**What you are asked to do**
Print the records again, matching each line exactly.

++++

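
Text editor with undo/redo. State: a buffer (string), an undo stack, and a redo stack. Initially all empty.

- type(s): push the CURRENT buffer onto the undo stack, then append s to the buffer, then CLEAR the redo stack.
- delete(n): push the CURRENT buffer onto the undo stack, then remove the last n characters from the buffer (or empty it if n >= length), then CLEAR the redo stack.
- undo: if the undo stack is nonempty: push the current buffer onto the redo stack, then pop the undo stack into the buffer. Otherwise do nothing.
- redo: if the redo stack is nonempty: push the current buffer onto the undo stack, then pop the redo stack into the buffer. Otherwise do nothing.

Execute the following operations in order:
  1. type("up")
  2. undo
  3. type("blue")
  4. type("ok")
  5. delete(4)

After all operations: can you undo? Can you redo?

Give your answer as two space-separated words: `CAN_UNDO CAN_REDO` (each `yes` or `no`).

After op 1 (type): buf='up' undo_depth=1 redo_depth=0
After op 2 (undo): buf='(empty)' undo_depth=0 redo_depth=1
After op 3 (type): buf='blue' undo_depth=1 redo_depth=0
After op 4 (type): buf='blueok' undo_depth=2 redo_depth=0
After op 5 (delete): buf='bl' undo_depth=3 redo_depth=0

Answer: yes no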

++++

**Result of the task**
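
Text editor with undo/redo. State: a buffer (string), an undo stack, and a redo stack. Initially all empty.

- type(s): push the CURRENT buffer onto the undo stack, then append s to the buffer, then CLEAR the redo stack.
- delete(n): push the CURRENT buffer onto the undo stack, then remove the last n characters from the buffer (or empty it if n >= length), then CLEAR the redo stack.
- undo: if the undo stack is nonempty: push the current buffer onto the redo stack, then pop the undo stack into the buffer. Otherwise do nothing.
- redo: if the redo stack is nonempty: push the current buffer onto the undo stack, then pop the redo stack into the buffer. Otherwise do nothing.

Execute the following operations in order:
  1. type("up")
  2. undo
  3. type("blue")
  4. type("ok")
  5. delete(4)

After all operations: can you undo? Can you redo?

Give your answer as two space-separated words: `CAN_UNDO CAN_REDO` (each `yes` or `no`).

After op 1 (type): buf='up' undo_depth=1 redo_depth=0
After op 2 (undo): buf='(empty)' undo_depth=0 redo_depth=1
After op 3 (type): buf='blue' undo_depth=1 redo_depth=0
After op 4 (type): buf='blueok' undo_depth=2 redo_depth=0
After op 5 (delete): buf='bl' undo_depth=3 redo_depth=0

Answer: yes no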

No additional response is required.